> _Material for this exercise_:

= = = =

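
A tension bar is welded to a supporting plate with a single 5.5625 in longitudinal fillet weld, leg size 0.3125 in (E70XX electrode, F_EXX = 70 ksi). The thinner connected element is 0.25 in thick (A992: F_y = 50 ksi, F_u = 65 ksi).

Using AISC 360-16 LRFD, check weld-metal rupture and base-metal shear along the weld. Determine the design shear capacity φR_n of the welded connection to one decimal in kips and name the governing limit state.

Weld metal: throat = 0.707×0.3125 = 0.22094 in, L = 5.5625 in. φR_n = 0.75 × 0.6 × 70 × 0.22094 × 5.5625 = 38.7 kips.
Base metal shear (0.25 in plate): yield φR_n = 1.0×0.6×50×0.25×5.5625 = 41.7 kips; rupture φR_n = 0.75×0.6×65×0.25×5.5625 = 40.7 kips; take 40.7 kips (rupture).
Governing: min(38.7, 40.7) = 38.7 kips → weld metal.

38.7 kips (weld metal governs)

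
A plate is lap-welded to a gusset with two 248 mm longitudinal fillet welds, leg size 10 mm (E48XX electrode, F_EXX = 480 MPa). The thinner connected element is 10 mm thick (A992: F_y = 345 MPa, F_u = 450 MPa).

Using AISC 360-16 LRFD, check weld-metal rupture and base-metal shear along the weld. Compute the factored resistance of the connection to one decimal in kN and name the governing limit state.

Weld metal: throat = 0.707×10 = 7.07 mm, L = 2×248 = 496 mm. φR_n = 0.75 × 0.6 × 480 × 7.07 × 496 = 757.5 kN.
Base metal shear (10 mm plate): yield φR_n = 1.0×0.6×345×10×496 = 1026.7 kN; rupture φR_n = 0.75×0.6×450×10×496 = 1004.4 kN; take 1004.4 kN (rupture).
Governing: min(757.5, 1004.4) = 757.5 kN → weld metal.

757.5 kN (weld metal governs)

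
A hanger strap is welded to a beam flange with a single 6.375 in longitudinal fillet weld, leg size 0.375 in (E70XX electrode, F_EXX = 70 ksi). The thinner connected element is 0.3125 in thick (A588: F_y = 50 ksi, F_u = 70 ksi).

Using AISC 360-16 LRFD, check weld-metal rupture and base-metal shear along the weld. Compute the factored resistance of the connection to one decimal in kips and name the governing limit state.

Weld metal: throat = 0.707×0.375 = 0.26513 in, L = 6.375 in. φR_n = 0.75 × 0.6 × 70 × 0.26513 × 6.375 = 53.2 kips.
Base metal shear (0.3125 in plate): yield φR_n = 1.0×0.6×50×0.3125×6.375 = 59.8 kips; rupture φR_n = 0.75×0.6×70×0.3125×6.375 = 62.8 kips; take 59.8 kips (yield).
Governing: min(53.2, 59.8) = 53.2 kips → weld metal.

53.2 kips (weld metal governs)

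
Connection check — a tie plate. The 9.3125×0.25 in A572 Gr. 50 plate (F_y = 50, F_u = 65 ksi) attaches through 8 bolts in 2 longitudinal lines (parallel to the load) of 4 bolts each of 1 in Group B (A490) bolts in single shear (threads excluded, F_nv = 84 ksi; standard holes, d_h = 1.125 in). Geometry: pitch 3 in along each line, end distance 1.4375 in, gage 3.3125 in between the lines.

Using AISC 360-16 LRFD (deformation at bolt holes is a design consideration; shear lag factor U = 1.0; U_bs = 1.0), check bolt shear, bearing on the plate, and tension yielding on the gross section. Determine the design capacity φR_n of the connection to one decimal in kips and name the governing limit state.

104.8 kips (gross-section yield governs)

Bolt shear: A_b = π(1)²/4 = 0.7854 in². φR_n = 0.75 × 84 × 0.7854 × 8 × 1 = 395.8 kips.
Bearing (0.25 in plate, F_u = 65 ksi): end bolts L_c = 1.4375 − 1.125/2 = 0.875, R_n = min(1.2×0.875×0.25×65, 2.4×1×0.25×65) = 17.063 kips/bolt; interior L_c = 3 − 1.125 = 1.875, R_n = 36.563 kips/bolt. φR_n = 0.75 × (2×17.063 + 6×36.563) = 190.1 kips.
Tension yield (gross): A_g = 9.3125×0.25 = 2.3281 in². φR_n = 0.90 × 50 × 2.3281 = 104.8 kips.
Governing: min(395.8, 190.1, 104.8) = 104.8 kips → gross-section yield.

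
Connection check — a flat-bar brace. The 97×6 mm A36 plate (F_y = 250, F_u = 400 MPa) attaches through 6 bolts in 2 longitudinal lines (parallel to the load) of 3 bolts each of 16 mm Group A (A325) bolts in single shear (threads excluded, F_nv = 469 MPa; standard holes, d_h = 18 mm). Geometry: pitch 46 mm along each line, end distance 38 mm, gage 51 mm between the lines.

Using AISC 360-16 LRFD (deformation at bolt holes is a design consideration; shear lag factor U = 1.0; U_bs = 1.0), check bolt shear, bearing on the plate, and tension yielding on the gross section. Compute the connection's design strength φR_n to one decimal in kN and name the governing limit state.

Bolt shear: A_b = π(16)²/4 = 201.06 mm². φR_n = 0.75 × 469 × 201.06 × 6 × 1 = 424.3 kN.
Bearing (6 mm plate, F_u = 400 MPa): end bolts L_c = 38 − 18/2 = 29, R_n = min(1.2×29×6×400, 2.4×16×6×400) = 83.52 kN/bolt; interior L_c = 46 − 18 = 28, R_n = 80.64 kN/bolt. φR_n = 0.75 × (2×83.52 + 4×80.64) = 367.2 kN.
Tension yield (gross): A_g = 97×6 = 582 mm². φR_n = 0.90 × 250 × 582 = 131.0 kN.
Governing: min(424.3, 367.2, 131.0) = 131.0 kN → gross-section yield.

131.0 kN (gross-section yield governs)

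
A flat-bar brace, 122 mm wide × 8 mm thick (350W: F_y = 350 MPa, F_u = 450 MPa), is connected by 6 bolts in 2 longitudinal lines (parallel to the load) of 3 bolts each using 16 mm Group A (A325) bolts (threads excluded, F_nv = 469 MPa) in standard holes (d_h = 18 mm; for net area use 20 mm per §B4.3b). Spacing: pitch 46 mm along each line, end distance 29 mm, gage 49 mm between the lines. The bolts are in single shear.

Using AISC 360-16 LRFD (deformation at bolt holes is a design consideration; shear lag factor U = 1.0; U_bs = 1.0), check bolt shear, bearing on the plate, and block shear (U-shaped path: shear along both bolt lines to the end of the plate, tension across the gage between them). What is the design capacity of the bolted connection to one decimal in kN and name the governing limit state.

308.3 kN (block shear governs)

Bolt shear: A_b = π(16)²/4 = 201.06 mm². φR_n = 0.75 × 469 × 201.06 × 6 × 1 = 424.3 kN.
Bearing (8 mm plate, F_u = 450 MPa): end bolts L_c = 29 − 18/2 = 20, R_n = min(1.2×20×8×450, 2.4×16×8×450) = 86.4 kN/bolt; interior L_c = 46 − 18 = 28, R_n = 120.96 kN/bolt. φR_n = 0.75 × (2×86.4 + 4×120.96) = 492.5 kN.
Block shear: shear path 2×[29+2×46] = 2×121 mm, A_gv = 1936, A_nv = 2×(121 − 2.5×20)×8 = 1136 mm²; tension across gage: (49 − 1×20)×8 = 232 mm². R_n = min(0.6×450×1136, 0.6×350×1936) + 1.0×450×232 = min(306.72, 406.56) + 104.4 = 411.12 kN. φR_n = 0.75 × 411.12 = 308.3 kN.
Governing: min(424.3, 492.5, 308.3) = 308.3 kN → block shear.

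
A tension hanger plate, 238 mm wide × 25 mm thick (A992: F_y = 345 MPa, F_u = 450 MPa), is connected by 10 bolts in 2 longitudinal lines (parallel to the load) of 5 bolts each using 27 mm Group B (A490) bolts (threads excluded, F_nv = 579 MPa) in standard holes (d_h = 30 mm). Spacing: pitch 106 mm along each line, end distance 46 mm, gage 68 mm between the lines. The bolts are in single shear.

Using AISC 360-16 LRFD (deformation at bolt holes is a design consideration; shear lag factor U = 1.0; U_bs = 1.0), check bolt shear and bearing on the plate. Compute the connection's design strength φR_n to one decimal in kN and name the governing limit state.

2486.3 kN (bolt shear governs)

Bolt shear: A_b = π(27)²/4 = 572.56 mm². φR_n = 0.75 × 579 × 572.56 × 10 × 1 = 2486.3 kN.
Bearing (25 mm plate, F_u = 450 MPa): end bolts L_c = 46 − 30/2 = 31, R_n = min(1.2×31×25×450, 2.4×27×25×450) = 418.5 kN/bolt; interior L_c = 106 − 30 = 76, R_n = 729 kN/bolt. φR_n = 0.75 × (2×418.5 + 8×729) = 5001.8 kN.
Governing: min(2486.3, 5001.8) = 2486.3 kN → bolt shear.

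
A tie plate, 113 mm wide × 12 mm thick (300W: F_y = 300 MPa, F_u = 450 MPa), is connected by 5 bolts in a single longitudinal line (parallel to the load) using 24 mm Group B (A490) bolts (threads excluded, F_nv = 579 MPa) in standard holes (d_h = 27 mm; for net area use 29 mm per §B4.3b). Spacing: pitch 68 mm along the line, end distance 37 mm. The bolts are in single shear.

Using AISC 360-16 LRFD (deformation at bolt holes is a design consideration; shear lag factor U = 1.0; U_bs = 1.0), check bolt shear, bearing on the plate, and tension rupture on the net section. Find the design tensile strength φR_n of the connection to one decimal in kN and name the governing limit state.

Bolt shear: A_b = π(24)²/4 = 452.39 mm². φR_n = 0.75 × 579 × 452.39 × 5 × 1 = 982.3 kN.
Bearing (12 mm plate, F_u = 450 MPa): end bolts L_c = 37 − 27/2 = 23.5, R_n = min(1.2×23.5×12×450, 2.4×24×12×450) = 152.28 kN/bolt; interior L_c = 68 − 27 = 41, R_n = 265.68 kN/bolt. φR_n = 0.75 × (1×152.28 + 4×265.68) = 911.3 kN.
Tension rupture (net): A_n = (113 − 1×29)×12 = 1008 mm² (U = 1.0, A_e = A_n). φR_n = 0.75 × 450 × 1008 = 340.2 kN.
Governing: min(982.3, 911.3, 340.2) = 340.2 kN → net-section rupture.

340.2 kN (net-section rupture governs)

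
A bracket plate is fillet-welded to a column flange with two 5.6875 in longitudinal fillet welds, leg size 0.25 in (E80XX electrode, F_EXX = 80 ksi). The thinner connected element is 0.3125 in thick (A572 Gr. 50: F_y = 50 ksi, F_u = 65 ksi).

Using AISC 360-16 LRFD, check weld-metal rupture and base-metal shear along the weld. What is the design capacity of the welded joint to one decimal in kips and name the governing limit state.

Weld metal: throat = 0.707×0.25 = 0.17675 in, L = 2×5.6875 = 11.375 in. φR_n = 0.75 × 0.6 × 80 × 0.17675 × 11.375 = 72.4 kips.
Base metal shear (0.3125 in plate): yield φR_n = 1.0×0.6×50×0.3125×11.375 = 106.6 kips; rupture φR_n = 0.75×0.6×65×0.3125×11.375 = 104.0 kips; take 104.0 kips (rupture).
Governing: min(72.4, 104.0) = 72.4 kips → weld metal.

72.4 kips (weld metal governs)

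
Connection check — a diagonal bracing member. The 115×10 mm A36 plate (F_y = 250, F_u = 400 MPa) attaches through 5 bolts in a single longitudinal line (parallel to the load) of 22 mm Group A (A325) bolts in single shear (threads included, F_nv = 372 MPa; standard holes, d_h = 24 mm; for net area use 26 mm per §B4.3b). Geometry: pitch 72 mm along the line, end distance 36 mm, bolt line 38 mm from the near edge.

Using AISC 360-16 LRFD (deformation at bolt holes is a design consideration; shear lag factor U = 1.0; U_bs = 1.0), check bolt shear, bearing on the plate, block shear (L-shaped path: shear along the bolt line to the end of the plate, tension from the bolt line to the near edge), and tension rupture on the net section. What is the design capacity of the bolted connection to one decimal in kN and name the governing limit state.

267.0 kN (net-section rupture governs)

Bolt shear: A_b = π(22)²/4 = 380.13 mm². φR_n = 0.75 × 372 × 380.13 × 5 × 1 = 530.3 kN.
Bearing (10 mm plate, F_u = 400 MPa): end bolts L_c = 36 − 24/2 = 24, R_n = min(1.2×24×10×400, 2.4×22×10×400) = 115.2 kN/bolt; interior L_c = 72 − 24 = 48, R_n = 211.2 kN/bolt. φR_n = 0.75 × (1×115.2 + 4×211.2) = 720.0 kN.
Block shear: shear path 1×[36+4×72] = 1×324 mm, A_gv = 3240, A_nv = 1×(324 − 4.5×26)×10 = 2070 mm²; tension to near edge: (38 − 0.5×26)×10 = 250 mm². R_n = min(0.6×400×2070, 0.6×250×3240) + 1.0×400×250 = min(496.8, 486) + 100 = 586 kN. φR_n = 0.75 × 586 = 439.5 kN.
Tension rupture (net): A_n = (115 − 1×26)×10 = 890 mm² (U = 1.0, A_e = A_n). φR_n = 0.75 × 400 × 890 = 267.0 kN.
Governing: min(530.3, 720.0, 439.5, 267.0) = 267.0 kN → net-section rupture.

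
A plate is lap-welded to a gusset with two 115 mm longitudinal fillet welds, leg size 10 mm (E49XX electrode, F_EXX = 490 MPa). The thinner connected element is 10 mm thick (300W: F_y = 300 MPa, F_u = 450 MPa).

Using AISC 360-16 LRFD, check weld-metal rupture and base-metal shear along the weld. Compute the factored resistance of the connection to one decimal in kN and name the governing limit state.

Weld metal: throat = 0.707×10 = 7.07 mm, L = 2×115 = 230 mm. φR_n = 0.75 × 0.6 × 490 × 7.07 × 230 = 358.6 kN.
Base metal shear (10 mm plate): yield φR_n = 1.0×0.6×300×10×230 = 414.0 kN; rupture φR_n = 0.75×0.6×450×10×230 = 465.8 kN; take 414.0 kN (yield).
Governing: min(358.6, 414.0) = 358.6 kN → weld metal.

358.6 kN (weld metal governs)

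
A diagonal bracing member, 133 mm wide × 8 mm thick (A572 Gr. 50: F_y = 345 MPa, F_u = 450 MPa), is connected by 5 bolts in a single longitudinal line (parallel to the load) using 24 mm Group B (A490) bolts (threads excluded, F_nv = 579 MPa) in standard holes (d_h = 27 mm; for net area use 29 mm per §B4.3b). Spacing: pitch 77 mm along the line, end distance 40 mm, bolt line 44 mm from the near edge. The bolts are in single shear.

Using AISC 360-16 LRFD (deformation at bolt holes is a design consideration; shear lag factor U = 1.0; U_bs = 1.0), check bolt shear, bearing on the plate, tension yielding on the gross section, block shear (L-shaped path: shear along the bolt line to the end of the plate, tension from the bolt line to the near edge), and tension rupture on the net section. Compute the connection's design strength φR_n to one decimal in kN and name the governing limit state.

280.8 kN (net-section rupture governs)

Bolt shear: A_b = π(24)²/4 = 452.39 mm². φR_n = 0.75 × 579 × 452.39 × 5 × 1 = 982.3 kN.
Bearing (8 mm plate, F_u = 450 MPa): end bolts L_c = 40 − 27/2 = 26.5, R_n = min(1.2×26.5×8×450, 2.4×24×8×450) = 114.48 kN/bolt; interior L_c = 77 − 27 = 50, R_n = 207.36 kN/bolt. φR_n = 0.75 × (1×114.48 + 4×207.36) = 707.9 kN.
Tension yield (gross): A_g = 133×8 = 1064 mm². φR_n = 0.90 × 345 × 1064 = 330.4 kN.
Block shear: shear path 1×[40+4×77] = 1×348 mm, A_gv = 2784, A_nv = 1×(348 − 4.5×29)×8 = 1740 mm²; tension to near edge: (44 − 0.5×29)×8 = 236 mm². R_n = min(0.6×450×1740, 0.6×345×2784) + 1.0×450×236 = min(469.8, 576.29) + 106.2 = 576 kN. φR_n = 0.75 × 576 = 432.0 kN.
Tension rupture (net): A_n = (133 − 1×29)×8 = 832 mm² (U = 1.0, A_e = A_n). φR_n = 0.75 × 450 × 832 = 280.8 kN.
Governing: min(982.3, 707.9, 330.4, 432.0, 280.8) = 280.8 kN → net-section rupture.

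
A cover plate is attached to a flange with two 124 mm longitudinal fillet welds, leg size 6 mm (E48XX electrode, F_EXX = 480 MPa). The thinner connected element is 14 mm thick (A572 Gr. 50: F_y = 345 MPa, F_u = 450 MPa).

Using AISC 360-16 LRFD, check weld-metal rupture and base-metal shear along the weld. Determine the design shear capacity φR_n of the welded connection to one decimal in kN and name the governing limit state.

227.2 kN (weld metal governs)

Weld metal: throat = 0.707×6 = 4.242 mm, L = 2×124 = 248 mm. φR_n = 0.75 × 0.6 × 480 × 4.242 × 248 = 227.2 kN.
Base metal shear (14 mm plate): yield φR_n = 1.0×0.6×345×14×248 = 718.7 kN; rupture φR_n = 0.75×0.6×450×14×248 = 703.1 kN; take 703.1 kN (rupture).
Governing: min(227.2, 703.1) = 227.2 kN → weld metal.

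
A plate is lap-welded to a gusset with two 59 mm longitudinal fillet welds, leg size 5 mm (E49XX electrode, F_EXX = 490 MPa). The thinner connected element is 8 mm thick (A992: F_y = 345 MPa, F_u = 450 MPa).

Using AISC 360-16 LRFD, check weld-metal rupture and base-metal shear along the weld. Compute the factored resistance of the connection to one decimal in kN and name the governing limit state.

92.0 kN (weld metal governs)

Weld metal: throat = 0.707×5 = 3.535 mm, L = 2×59 = 118 mm. φR_n = 0.75 × 0.6 × 490 × 3.535 × 118 = 92.0 kN.
Base metal shear (8 mm plate): yield φR_n = 1.0×0.6×345×8×118 = 195.4 kN; rupture φR_n = 0.75×0.6×450×8×118 = 191.2 kN; take 191.2 kN (rupture).
Governing: min(92.0, 191.2) = 92.0 kN → weld metal.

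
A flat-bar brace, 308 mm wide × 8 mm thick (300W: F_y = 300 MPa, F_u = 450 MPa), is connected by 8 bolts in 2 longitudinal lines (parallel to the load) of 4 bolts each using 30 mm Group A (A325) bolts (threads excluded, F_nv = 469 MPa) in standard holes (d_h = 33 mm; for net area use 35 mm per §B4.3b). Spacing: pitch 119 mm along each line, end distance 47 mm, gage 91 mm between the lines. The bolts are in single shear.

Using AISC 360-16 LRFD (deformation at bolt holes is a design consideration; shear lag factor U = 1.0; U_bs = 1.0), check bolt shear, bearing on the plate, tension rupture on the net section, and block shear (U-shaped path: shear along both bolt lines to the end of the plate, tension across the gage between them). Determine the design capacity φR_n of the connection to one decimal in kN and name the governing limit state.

Bolt shear: A_b = π(30)²/4 = 706.86 mm². φR_n = 0.75 × 469 × 706.86 × 8 × 1 = 1989.1 kN.
Bearing (8 mm plate, F_u = 450 MPa): end bolts L_c = 47 − 33/2 = 30.5, R_n = min(1.2×30.5×8×450, 2.4×30×8×450) = 131.76 kN/bolt; interior L_c = 119 − 33 = 86, R_n = 259.2 kN/bolt. φR_n = 0.75 × (2×131.76 + 6×259.2) = 1364.0 kN.
Tension rupture (net): A_n = (308 − 2×35)×8 = 1904 mm² (U = 1.0, A_e = A_n). φR_n = 0.75 × 450 × 1904 = 642.6 kN.
Block shear: shear path 2×[47+3×119] = 2×404 mm, A_gv = 6464, A_nv = 2×(404 − 3.5×35)×8 = 4504 mm²; tension across gage: (91 − 1×35)×8 = 448 mm². R_n = min(0.6×450×4504, 0.6×300×6464) + 1.0×450×448 = min(1216.1, 1163.5) + 201.6 = 1365.1 kN. φR_n = 0.75 × 1365.1 = 1023.8 kN.
Governing: min(1989.1, 1364.0, 642.6, 1023.8) = 642.6 kN → net-section rupture.

642.6 kN (net-section rupture governs)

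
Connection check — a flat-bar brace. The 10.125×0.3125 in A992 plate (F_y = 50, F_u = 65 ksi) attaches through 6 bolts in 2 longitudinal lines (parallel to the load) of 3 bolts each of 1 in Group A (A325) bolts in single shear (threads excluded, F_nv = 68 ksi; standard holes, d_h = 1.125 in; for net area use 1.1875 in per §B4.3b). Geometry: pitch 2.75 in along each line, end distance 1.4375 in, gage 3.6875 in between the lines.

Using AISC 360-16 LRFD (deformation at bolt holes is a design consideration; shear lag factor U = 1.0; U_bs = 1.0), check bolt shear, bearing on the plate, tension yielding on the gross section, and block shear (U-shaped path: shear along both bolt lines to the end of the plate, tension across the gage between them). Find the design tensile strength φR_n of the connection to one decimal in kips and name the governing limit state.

Bolt shear: A_b = π(1)²/4 = 0.7854 in². φR_n = 0.75 × 68 × 0.7854 × 6 × 1 = 240.3 kips.
Bearing (0.3125 in plate, F_u = 65 ksi): end bolts L_c = 1.4375 − 1.125/2 = 0.875, R_n = min(1.2×0.875×0.3125×65, 2.4×1×0.3125×65) = 21.328 kips/bolt; interior L_c = 2.75 − 1.125 = 1.625, R_n = 39.609 kips/bolt. φR_n = 0.75 × (2×21.328 + 4×39.609) = 150.8 kips.
Tension yield (gross): A_g = 10.125×0.3125 = 3.1641 in². φR_n = 0.90 × 50 × 3.1641 = 142.4 kips.
Block shear: shear path 2×[1.4375+2×2.75] = 2×6.9375 in, A_gv = 4.3359, A_nv = 2×(6.9375 − 2.5×1.1875)×0.3125 = 2.4805 in²; tension across gage: (3.6875 − 1×1.1875)×0.3125 = 0.78125 in². R_n = min(0.6×65×2.4805, 0.6×50×4.3359) + 1.0×65×0.78125 = min(96.74, 130.08) + 50.781 = 147.52 kips. φR_n = 0.75 × 147.52 = 110.6 kips.
Governing: min(240.3, 150.8, 142.4, 110.6) = 110.6 kips → block shear.

110.6 kips (block shear governs)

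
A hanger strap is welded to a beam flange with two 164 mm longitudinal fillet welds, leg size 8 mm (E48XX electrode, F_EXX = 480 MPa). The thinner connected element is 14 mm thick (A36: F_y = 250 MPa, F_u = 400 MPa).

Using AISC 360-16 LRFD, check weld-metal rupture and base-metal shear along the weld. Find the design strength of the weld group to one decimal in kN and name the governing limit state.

Weld metal: throat = 0.707×8 = 5.656 mm, L = 2×164 = 328 mm. φR_n = 0.75 × 0.6 × 480 × 5.656 × 328 = 400.7 kN.
Base metal shear (14 mm plate): yield φR_n = 1.0×0.6×250×14×328 = 688.8 kN; rupture φR_n = 0.75×0.6×400×14×328 = 826.6 kN; take 688.8 kN (yield).
Governing: min(400.7, 688.8) = 400.7 kN → weld metal.

400.7 kN (weld metal governs)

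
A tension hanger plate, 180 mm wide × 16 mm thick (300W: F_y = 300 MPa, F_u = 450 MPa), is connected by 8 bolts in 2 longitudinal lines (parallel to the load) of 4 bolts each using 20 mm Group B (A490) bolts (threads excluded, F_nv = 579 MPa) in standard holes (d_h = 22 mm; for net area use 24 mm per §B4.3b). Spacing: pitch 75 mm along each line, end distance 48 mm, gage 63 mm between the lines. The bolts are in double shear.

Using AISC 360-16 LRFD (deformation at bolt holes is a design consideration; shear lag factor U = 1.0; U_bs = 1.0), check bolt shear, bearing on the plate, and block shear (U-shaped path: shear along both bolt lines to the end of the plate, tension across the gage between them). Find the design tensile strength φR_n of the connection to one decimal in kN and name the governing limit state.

1390.0 kN (block shear governs)

Bolt shear: A_b = π(20)²/4 = 314.16 mm². φR_n = 0.75 × 579 × 314.16 × 8 × 2 = 2182.8 kN.
Bearing (16 mm plate, F_u = 450 MPa): end bolts L_c = 48 − 22/2 = 37, R_n = min(1.2×37×16×450, 2.4×20×16×450) = 319.68 kN/bolt; interior L_c = 75 − 22 = 53, R_n = 345.6 kN/bolt. φR_n = 0.75 × (2×319.68 + 6×345.6) = 2034.7 kN.
Block shear: shear path 2×[48+3×75] = 2×273 mm, A_gv = 8736, A_nv = 2×(273 − 3.5×24)×16 = 6048 mm²; tension across gage: (63 − 1×24)×16 = 624 mm². R_n = min(0.6×450×6048, 0.6×300×8736) + 1.0×450×624 = min(1633, 1572.5) + 280.8 = 1853.3 kN. φR_n = 0.75 × 1853.3 = 1390.0 kN.
Governing: min(2182.8, 2034.7, 1390.0) = 1390.0 kN → block shear.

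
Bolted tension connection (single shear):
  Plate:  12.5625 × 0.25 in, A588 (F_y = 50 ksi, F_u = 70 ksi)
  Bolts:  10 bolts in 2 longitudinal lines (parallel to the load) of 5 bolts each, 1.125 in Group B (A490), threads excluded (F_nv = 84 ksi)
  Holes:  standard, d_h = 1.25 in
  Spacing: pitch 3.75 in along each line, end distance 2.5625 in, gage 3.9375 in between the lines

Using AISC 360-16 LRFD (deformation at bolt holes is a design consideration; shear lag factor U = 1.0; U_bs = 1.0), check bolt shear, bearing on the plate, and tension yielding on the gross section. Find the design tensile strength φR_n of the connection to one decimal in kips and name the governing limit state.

141.3 kips (gross-section yield governs)

Bolt shear: A_b = π(1.125)²/4 = 0.99402 in². φR_n = 0.75 × 84 × 0.99402 × 10 × 1 = 626.2 kips.
Bearing (0.25 in plate, F_u = 70 ksi): end bolts L_c = 2.5625 − 1.25/2 = 1.9375, R_n = min(1.2×1.9375×0.25×70, 2.4×1.125×0.25×70) = 40.688 kips/bolt; interior L_c = 3.75 − 1.25 = 2.5, R_n = 47.25 kips/bolt. φR_n = 0.75 × (2×40.688 + 8×47.25) = 344.5 kips.
Tension yield (gross): A_g = 12.5625×0.25 = 3.1406 in². φR_n = 0.90 × 50 × 3.1406 = 141.3 kips.
Governing: min(626.2, 344.5, 141.3) = 141.3 kips → gross-section yield.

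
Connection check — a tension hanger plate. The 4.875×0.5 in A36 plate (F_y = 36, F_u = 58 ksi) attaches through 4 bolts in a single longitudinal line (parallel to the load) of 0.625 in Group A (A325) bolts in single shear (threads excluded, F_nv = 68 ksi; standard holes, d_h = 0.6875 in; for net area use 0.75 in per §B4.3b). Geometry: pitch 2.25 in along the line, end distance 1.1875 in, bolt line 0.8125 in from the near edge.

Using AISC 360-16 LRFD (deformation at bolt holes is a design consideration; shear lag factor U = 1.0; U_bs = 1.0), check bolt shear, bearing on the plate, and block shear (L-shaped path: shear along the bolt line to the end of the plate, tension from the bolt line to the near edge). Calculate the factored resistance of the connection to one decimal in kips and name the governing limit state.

62.6 kips (bolt shear governs)

Bolt shear: A_b = π(0.625)²/4 = 0.3068 in². φR_n = 0.75 × 68 × 0.3068 × 4 × 1 = 62.6 kips.
Bearing (0.5 in plate, F_u = 58 ksi): end bolts L_c = 1.1875 − 0.6875/2 = 0.84375, R_n = min(1.2×0.84375×0.5×58, 2.4×0.625×0.5×58) = 29.363 kips/bolt; interior L_c = 2.25 − 0.6875 = 1.5625, R_n = 43.5 kips/bolt. φR_n = 0.75 × (1×29.363 + 3×43.5) = 119.9 kips.
Block shear: shear path 1×[1.1875+3×2.25] = 1×7.9375 in, A_gv = 3.9688, A_nv = 1×(7.9375 − 3.5×0.75)×0.5 = 2.6563 in²; tension to near edge: (0.8125 − 0.5×0.75)×0.5 = 0.21875 in². R_n = min(0.6×58×2.6563, 0.6×36×3.9688) + 1.0×58×0.21875 = min(92.439, 85.726) + 12.688 = 98.414 kips. φR_n = 0.75 × 98.414 = 73.8 kips.
Governing: min(62.6, 119.9, 73.8) = 62.6 kips → bolt shear.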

= = = =

Both the first line of the records above and the line containing "A hanger strap is welded to a beam flange with a" are to be transcribed exactly, together with every line between them, and nothing else.

> _Written response_:
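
A tension bar is welded to a supporting plate with a single 5.5625 in longitudinal fillet weld, leg size 0.3125 in (E70XX electrode, F_EXX = 70 ksi). The thinner connected element is 0.25 in thick (A992: F_y = 50 ksi, F_u = 65 ksi).

Using AISC 360-16 LRFD, check weld-metal rupture and base-metal shear along the weld. Determine the design shear capacity φR_n of the welded connection to one decimal in kips and name the governing limit state.

Weld metal: throat = 0.707×0.3125 = 0.22094 in, L = 5.5625 in. φR_n = 0.75 × 0.6 × 70 × 0.22094 × 5.5625 = 38.7 kips.
Base metal shear (0.25 in plate): yield φR_n = 1.0×0.6×50×0.25×5.5625 = 41.7 kips; rupture φR_n = 0.75×0.6×65×0.25×5.5625 = 40.7 kips; take 40.7 kips (rupture).
Governing: min(38.7, 40.7) = 38.7 kips → weld metal.

38.7 kips (weld metal governs)

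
A plate is lap-welded to a gusset with two 248 mm longitudinal fillet welds, leg size 10 mm (E48XX electrode, F_EXX = 480 MPa). The thinner connected element is 10 mm thick (A992: F_y = 345 MPa, F_u = 450 MPa).

Using AISC 360-16 LRFD, check weld-metal rupture and base-metal shear along the weld. Compute the factored resistance of the connection to one decimal in kN and name the governing limit state.

Weld metal: throat = 0.707×10 = 7.07 mm, L = 2×248 = 496 mm. φR_n = 0.75 × 0.6 × 480 × 7.07 × 496 = 757.5 kN.
Base metal shear (10 mm plate): yield φR_n = 1.0×0.6×345×10×496 = 1026.7 kN; rupture φR_n = 0.75×0.6×450×10×496 = 1004.4 kN; take 1004.4 kN (rupture).
Governing: min(757.5, 1004.4) = 757.5 kN → weld metal.

757.5 kN (weld metal governs)

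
A hanger strap is welded to a beam flange with a single 6.375 in longitudinal fillet weld, leg size 0.375 in (E70XX electrode, F_EXX = 70 ksi). The thinner connected element is 0.3125 in thick (A588: F_y = 50 ksi, F_u = 70 ksi).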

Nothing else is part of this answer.